▶ **Assigned task**: Of the material below, the lines to be retyped are those from the line containing "- Ridgefield Industries" through the line containing "- Kenji Okafor", inclusive; reproduce them exactly.

▶ **Data**:
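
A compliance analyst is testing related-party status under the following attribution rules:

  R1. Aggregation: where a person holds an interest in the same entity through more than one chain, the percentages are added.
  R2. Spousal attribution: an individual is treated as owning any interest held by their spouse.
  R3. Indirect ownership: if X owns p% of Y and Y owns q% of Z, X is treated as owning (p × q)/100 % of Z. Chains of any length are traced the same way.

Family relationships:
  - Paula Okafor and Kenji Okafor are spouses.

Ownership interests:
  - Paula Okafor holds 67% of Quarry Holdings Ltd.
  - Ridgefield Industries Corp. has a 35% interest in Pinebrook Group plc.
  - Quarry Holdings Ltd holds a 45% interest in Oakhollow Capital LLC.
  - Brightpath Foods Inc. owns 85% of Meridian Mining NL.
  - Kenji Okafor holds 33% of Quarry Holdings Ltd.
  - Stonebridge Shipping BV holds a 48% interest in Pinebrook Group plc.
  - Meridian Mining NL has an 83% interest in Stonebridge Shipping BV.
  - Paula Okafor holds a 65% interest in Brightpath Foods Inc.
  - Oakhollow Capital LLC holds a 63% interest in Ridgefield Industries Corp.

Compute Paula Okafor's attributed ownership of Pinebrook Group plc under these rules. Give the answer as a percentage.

31.9341%

By spousal attribution (R2), Paula Okafor is treated as also owning Kenji Okafor's interest in Quarry Holdings Ltd, giving 67% + 33% = 100%.
Chain via Brightpath Foods Inc. → Meridian Mining NL → Stonebridge Shipping BV (R3): 65% × 85% × 83% × 48% = 22.0116% of Pinebrook Group plc.
Chain via Quarry Holdings Ltd → Oakhollow Capital LLC → Ridgefield Industries Corp. (R3): 100% × 45% × 63% × 35% = 9.9225% of Pinebrook Group plc.
Aggregating (R1): 22.0116% + 9.9225% = 31.9341%.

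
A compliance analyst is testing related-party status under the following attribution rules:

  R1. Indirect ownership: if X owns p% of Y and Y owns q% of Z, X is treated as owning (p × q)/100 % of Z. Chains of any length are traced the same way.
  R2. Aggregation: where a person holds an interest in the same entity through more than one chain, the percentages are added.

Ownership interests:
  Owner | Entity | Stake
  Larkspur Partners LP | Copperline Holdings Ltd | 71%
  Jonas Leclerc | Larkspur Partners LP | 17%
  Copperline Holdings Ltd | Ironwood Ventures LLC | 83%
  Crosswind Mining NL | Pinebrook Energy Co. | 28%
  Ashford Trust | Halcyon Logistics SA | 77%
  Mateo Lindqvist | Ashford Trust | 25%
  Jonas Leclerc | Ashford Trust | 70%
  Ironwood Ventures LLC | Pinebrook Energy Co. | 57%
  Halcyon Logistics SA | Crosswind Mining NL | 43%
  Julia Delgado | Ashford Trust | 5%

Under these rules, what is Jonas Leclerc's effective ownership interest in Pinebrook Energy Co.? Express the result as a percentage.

12.199877%

Chain via Larkspur Partners LP → Copperline Holdings Ltd → Ironwood Ventures LLC (R1): 17% × 71% × 83% × 57% = 5.710317% of Pinebrook Energy Co.
Chain via Ashford Trust → Halcyon Logistics SA → Crosswind Mining NL (R1): 70% × 77% × 43% × 28% = 6.48956% of Pinebrook Energy Co.
Aggregating (R2): 5.710317% + 6.48956% = 12.199877%.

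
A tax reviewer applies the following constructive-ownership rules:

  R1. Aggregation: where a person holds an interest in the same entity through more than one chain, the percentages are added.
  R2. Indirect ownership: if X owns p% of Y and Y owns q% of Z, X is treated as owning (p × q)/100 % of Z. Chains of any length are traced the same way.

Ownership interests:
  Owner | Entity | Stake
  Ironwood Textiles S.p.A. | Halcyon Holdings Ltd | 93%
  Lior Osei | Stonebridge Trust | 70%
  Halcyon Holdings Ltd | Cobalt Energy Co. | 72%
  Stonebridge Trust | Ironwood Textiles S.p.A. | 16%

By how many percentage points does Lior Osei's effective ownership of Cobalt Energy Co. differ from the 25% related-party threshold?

17.50048

Chain via Stonebridge Trust → Ironwood Textiles S.p.A. → Halcyon Holdings Ltd (R2): 70% × 16% × 93% × 72% = 7.49952% of Cobalt Energy Co.
7.49952% falls short of the 25% threshold by 17.50048 percentage points.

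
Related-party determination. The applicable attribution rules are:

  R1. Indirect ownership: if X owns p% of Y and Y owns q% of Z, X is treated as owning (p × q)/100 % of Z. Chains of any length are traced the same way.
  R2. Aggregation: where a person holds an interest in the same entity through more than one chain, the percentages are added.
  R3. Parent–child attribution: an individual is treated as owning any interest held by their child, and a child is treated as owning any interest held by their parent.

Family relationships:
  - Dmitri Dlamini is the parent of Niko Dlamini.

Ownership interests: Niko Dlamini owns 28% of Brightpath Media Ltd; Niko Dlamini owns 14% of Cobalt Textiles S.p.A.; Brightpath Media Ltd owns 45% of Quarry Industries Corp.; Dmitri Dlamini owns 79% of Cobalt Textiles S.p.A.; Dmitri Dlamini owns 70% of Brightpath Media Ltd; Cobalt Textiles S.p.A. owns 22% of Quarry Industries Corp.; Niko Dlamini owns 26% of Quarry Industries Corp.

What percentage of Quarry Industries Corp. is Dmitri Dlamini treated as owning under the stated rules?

90.56%

By parent–child attribution (R3), Dmitri Dlamini is treated as also owning Niko Dlamini's interest in Brightpath Media Ltd, giving 70% + 28% = 98%.
By parent–child attribution (R3), Dmitri Dlamini is treated as also owning Niko Dlamini's interest in Cobalt Textiles S.p.A, giving 79% + 14% = 93%.
By parent–child attribution (R3), Dmitri Dlamini is treated as owning Niko Dlamini's 26% interest in Quarry Industries Corp.
Chain via Brightpath Media Ltd (R1): 98% × 45% = 44.1% of Quarry Industries Corp.
Chain via Cobalt Textiles S.p.A. (R1): 93% × 22% = 20.46% of Quarry Industries Corp.
Direct interest in Quarry Industries Corp: 26%.
Aggregating (R2): 44.1% + 20.46% + 26% = 90.56%.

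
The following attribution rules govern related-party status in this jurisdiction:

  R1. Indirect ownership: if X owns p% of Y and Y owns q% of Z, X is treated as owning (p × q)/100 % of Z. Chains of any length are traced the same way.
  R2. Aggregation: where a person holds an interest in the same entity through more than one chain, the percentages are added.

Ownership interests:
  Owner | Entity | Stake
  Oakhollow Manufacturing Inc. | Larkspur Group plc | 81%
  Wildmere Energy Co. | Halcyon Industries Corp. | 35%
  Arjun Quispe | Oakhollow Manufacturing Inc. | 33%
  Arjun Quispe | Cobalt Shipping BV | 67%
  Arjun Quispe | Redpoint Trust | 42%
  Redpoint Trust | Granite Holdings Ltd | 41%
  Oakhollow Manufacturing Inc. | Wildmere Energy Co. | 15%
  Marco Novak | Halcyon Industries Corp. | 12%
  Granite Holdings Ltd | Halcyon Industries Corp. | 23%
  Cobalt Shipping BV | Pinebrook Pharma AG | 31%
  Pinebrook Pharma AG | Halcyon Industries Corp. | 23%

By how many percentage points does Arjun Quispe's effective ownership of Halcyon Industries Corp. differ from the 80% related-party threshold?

Chain via Redpoint Trust → Granite Holdings Ltd (R1): 42% × 41% × 23% = 3.9606% of Halcyon Industries Corp.
Chain via Oakhollow Manufacturing Inc. → Wildmere Energy Co. (R1): 33% × 15% × 35% = 1.7325% of Halcyon Industries Corp.
Chain via Cobalt Shipping BV → Pinebrook Pharma AG (R1): 67% × 31% × 23% = 4.7771% of Halcyon Industries Corp.
Aggregating (R2): 3.9606% + 1.7325% + 4.7771% = 10.4702%.
10.4702% falls short of the 80% threshold by 69.5298 percentage points.

69.5298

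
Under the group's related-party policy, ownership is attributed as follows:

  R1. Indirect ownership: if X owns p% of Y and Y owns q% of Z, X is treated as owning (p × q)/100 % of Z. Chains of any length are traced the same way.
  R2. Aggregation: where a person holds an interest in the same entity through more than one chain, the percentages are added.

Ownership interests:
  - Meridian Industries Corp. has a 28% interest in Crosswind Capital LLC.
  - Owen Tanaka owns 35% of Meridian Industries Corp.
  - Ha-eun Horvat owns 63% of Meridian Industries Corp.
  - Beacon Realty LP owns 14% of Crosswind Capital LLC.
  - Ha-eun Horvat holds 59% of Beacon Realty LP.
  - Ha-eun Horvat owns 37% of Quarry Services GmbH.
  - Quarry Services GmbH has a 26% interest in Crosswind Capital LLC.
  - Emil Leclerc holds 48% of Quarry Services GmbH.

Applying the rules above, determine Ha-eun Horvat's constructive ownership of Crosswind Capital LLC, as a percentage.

35.52%

Chain via Meridian Industries Corp. (R1): 63% × 28% = 17.64% of Crosswind Capital LLC.
Chain via Quarry Services GmbH (R1): 37% × 26% = 9.62% of Crosswind Capital LLC.
Chain via Beacon Realty LP (R1): 59% × 14% = 8.26% of Crosswind Capital LLC.
Aggregating (R2): 17.64% + 9.62% + 8.26% = 35.52%.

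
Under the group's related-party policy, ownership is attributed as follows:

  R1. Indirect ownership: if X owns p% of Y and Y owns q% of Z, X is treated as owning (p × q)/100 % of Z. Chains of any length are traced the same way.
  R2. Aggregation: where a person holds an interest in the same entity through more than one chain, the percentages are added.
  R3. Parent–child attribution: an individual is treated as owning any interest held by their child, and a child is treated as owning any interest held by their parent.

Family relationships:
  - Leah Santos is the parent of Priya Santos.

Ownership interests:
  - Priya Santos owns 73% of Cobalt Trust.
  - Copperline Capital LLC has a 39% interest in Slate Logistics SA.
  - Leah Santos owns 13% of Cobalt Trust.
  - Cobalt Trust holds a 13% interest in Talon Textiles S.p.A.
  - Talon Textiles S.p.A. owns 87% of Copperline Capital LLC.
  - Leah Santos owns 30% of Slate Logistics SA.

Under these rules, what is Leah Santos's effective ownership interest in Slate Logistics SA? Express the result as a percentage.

By parent–child attribution (R3), Leah Santos is treated as also owning Priya Santos's interest in Cobalt Trust, giving 13% + 73% = 86%.
Chain via Cobalt Trust → Talon Textiles S.p.A. → Copperline Capital LLC (R1): 86% × 13% × 87% × 39% = 3.793374% of Slate Logistics SA.
Direct interest in Slate Logistics SA: 30%.
Aggregating (R2): 3.793374% + 30% = 33.793374%.

33.793374%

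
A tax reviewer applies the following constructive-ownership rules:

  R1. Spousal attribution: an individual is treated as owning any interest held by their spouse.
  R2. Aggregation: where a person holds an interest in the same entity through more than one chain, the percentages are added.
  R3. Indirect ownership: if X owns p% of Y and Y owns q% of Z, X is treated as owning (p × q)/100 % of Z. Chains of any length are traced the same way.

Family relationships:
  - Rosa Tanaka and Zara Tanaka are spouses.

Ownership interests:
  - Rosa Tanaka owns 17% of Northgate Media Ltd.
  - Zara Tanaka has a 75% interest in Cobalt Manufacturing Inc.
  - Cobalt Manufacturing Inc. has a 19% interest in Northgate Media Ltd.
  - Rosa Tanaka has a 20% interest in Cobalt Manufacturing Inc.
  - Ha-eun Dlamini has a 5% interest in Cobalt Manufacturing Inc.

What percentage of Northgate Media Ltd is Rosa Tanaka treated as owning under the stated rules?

35.05%

By spousal attribution (R1), Rosa Tanaka is treated as also owning Zara Tanaka's interest in Cobalt Manufacturing Inc, giving 20% + 75% = 95%.
Chain via Cobalt Manufacturing Inc. (R3): 95% × 19% = 18.05% of Northgate Media Ltd.
Direct interest in Northgate Media Ltd: 17%.
Aggregating (R2): 18.05% + 17% = 35.05%.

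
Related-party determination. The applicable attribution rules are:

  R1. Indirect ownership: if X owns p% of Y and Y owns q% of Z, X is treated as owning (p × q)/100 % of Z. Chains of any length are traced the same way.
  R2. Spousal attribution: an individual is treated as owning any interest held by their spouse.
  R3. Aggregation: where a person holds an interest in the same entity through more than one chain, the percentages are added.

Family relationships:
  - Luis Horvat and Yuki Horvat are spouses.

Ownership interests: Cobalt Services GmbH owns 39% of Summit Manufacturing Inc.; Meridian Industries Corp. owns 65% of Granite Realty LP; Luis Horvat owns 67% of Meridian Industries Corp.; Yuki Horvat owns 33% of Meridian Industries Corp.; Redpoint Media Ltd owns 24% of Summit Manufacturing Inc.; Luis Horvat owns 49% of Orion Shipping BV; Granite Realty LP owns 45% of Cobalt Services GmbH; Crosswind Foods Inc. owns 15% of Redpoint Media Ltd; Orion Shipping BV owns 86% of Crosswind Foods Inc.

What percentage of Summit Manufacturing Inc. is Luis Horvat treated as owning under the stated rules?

12.92454%

By spousal attribution (R2), Luis Horvat is treated as also owning Yuki Horvat's interest in Meridian Industries Corp, giving 67% + 33% = 100%.
Chain via Meridian Industries Corp. → Granite Realty LP → Cobalt Services GmbH (R1): 100% × 65% × 45% × 39% = 11.4075% of Summit Manufacturing Inc.
Chain via Orion Shipping BV → Crosswind Foods Inc. → Redpoint Media Ltd (R1): 49% × 86% × 15% × 24% = 1.51704% of Summit Manufacturing Inc.
Aggregating (R3): 11.4075% + 1.51704% = 12.92454%.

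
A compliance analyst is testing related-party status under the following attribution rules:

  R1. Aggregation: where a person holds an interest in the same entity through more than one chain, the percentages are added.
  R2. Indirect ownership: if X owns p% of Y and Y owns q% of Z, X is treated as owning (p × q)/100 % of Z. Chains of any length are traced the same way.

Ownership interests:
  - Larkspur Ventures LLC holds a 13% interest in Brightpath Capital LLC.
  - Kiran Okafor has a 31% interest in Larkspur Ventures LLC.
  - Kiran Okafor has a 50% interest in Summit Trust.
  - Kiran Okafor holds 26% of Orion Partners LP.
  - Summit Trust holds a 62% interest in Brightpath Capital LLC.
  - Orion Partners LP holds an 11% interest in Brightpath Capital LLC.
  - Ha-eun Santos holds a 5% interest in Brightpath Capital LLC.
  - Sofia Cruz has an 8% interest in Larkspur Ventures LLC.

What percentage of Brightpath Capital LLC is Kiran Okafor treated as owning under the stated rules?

Chain via Larkspur Ventures LLC (R2): 31% × 13% = 4.03% of Brightpath Capital LLC.
Chain via Summit Trust (R2): 50% × 62% = 31% of Brightpath Capital LLC.
Chain via Orion Partners LP (R2): 26% × 11% = 2.86% of Brightpath Capital LLC.
Aggregating (R1): 4.03% + 31% + 2.86% = 37.89%.

37.89%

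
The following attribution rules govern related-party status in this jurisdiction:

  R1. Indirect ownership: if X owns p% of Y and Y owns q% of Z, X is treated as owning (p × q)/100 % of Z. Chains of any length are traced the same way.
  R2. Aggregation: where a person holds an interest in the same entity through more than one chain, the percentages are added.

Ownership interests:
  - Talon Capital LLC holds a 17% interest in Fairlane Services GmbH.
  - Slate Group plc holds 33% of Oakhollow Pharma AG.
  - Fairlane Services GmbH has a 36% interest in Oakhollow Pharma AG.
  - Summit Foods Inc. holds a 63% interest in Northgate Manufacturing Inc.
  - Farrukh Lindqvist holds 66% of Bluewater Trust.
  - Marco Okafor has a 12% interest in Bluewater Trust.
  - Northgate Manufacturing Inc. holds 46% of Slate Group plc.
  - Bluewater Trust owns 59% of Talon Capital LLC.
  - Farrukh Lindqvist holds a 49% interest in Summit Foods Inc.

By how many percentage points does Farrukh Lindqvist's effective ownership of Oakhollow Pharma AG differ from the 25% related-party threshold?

17.930806

Chain via Bluewater Trust → Talon Capital LLC → Fairlane Services GmbH (R1): 66% × 59% × 17% × 36% = 2.383128% of Oakhollow Pharma AG.
Chain via Summit Foods Inc. → Northgate Manufacturing Inc. → Slate Group plc (R1): 49% × 63% × 46% × 33% = 4.686066% of Oakhollow Pharma AG.
Aggregating (R2): 2.383128% + 4.686066% = 7.069194%.
7.069194% falls short of the 25% threshold by 17.930806 percentage points.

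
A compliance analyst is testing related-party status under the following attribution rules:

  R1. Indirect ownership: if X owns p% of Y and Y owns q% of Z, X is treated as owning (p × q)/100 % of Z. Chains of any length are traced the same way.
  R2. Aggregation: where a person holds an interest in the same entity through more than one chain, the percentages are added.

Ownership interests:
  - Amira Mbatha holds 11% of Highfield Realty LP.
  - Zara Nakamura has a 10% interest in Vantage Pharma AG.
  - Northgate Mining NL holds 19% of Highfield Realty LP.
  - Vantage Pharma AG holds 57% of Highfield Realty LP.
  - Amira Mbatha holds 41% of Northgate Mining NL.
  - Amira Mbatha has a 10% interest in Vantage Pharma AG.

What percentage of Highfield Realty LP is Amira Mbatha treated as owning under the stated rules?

24.49%

Chain via Vantage Pharma AG (R1): 10% × 57% = 5.7% of Highfield Realty LP.
Chain via Northgate Mining NL (R1): 41% × 19% = 7.79% of Highfield Realty LP.
Direct interest in Highfield Realty LP: 11%.
Aggregating (R2): 5.7% + 7.79% + 11% = 24.49%.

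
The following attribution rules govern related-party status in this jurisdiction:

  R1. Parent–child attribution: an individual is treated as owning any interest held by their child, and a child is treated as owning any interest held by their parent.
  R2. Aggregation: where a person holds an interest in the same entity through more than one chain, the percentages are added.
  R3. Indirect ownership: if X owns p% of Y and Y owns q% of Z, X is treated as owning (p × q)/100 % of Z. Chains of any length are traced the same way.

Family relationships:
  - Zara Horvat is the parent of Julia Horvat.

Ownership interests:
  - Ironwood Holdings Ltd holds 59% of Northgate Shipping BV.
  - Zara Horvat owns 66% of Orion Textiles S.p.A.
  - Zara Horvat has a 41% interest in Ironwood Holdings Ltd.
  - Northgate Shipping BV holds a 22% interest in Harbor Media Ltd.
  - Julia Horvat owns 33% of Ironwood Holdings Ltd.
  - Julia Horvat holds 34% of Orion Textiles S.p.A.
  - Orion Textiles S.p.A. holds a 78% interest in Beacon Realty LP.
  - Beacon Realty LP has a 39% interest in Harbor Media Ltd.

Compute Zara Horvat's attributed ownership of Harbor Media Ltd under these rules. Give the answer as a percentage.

40.0252%

By parent–child attribution (R1), Zara Horvat is treated as also owning Julia Horvat's interest in Orion Textiles S.p.A, giving 66% + 34% = 100%.
By parent–child attribution (R1), Zara Horvat is treated as also owning Julia Horvat's interest in Ironwood Holdings Ltd, giving 41% + 33% = 74%.
Chain via Orion Textiles S.p.A. → Beacon Realty LP (R3): 100% × 78% × 39% = 30.42% of Harbor Media Ltd.
Chain via Ironwood Holdings Ltd → Northgate Shipping BV (R3): 74% × 59% × 22% = 9.6052% of Harbor Media Ltd.
Aggregating (R2): 30.42% + 9.6052% = 40.0252%.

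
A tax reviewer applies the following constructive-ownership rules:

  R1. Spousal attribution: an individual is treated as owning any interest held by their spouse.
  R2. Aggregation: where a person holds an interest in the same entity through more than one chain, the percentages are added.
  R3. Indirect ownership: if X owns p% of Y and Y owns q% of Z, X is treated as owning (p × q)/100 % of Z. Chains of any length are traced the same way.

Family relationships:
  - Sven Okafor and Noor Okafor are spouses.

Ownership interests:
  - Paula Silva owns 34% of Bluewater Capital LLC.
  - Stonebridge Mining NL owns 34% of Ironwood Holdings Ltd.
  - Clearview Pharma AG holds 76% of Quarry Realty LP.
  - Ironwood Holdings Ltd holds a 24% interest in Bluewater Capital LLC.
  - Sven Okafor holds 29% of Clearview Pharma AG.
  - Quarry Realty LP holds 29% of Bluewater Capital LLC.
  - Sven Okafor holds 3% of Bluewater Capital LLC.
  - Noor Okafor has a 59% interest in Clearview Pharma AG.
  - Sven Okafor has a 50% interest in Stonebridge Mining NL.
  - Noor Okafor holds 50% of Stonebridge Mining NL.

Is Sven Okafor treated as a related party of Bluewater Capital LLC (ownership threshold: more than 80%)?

No

By spousal attribution (R1), Sven Okafor is treated as also owning Noor Okafor's interest in Stonebridge Mining NL, giving 50% + 50% = 100%.
By spousal attribution (R1), Sven Okafor is treated as also owning Noor Okafor's interest in Clearview Pharma AG, giving 29% + 59% = 88%.
Chain via Stonebridge Mining NL → Ironwood Holdings Ltd (R3): 100% × 34% × 24% = 8.16% of Bluewater Capital LLC.
Chain via Clearview Pharma AG → Quarry Realty LP (R3): 88% × 76% × 29% = 19.3952% of Bluewater Capital LLC.
Direct interest in Bluewater Capital LLC: 3%.
Aggregating (R2): 8.16% + 19.3952% + 3% = 30.5552%.
30.5552% does not exceed the 80% threshold, so Sven is not a related party to Bluewater Capital LLC.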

▶ **Solved exercise**:
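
  - Ridgefield Industries Corp. has a 35% interest in Pinebrook Group plc.
  - Quarry Holdings Ltd holds a 45% interest in Oakhollow Capital LLC.
  - Brightpath Foods Inc. owns 85% of Meridian Mining NL.
  - Kenji Okafor holds 33% of Quarry Holdings Ltd.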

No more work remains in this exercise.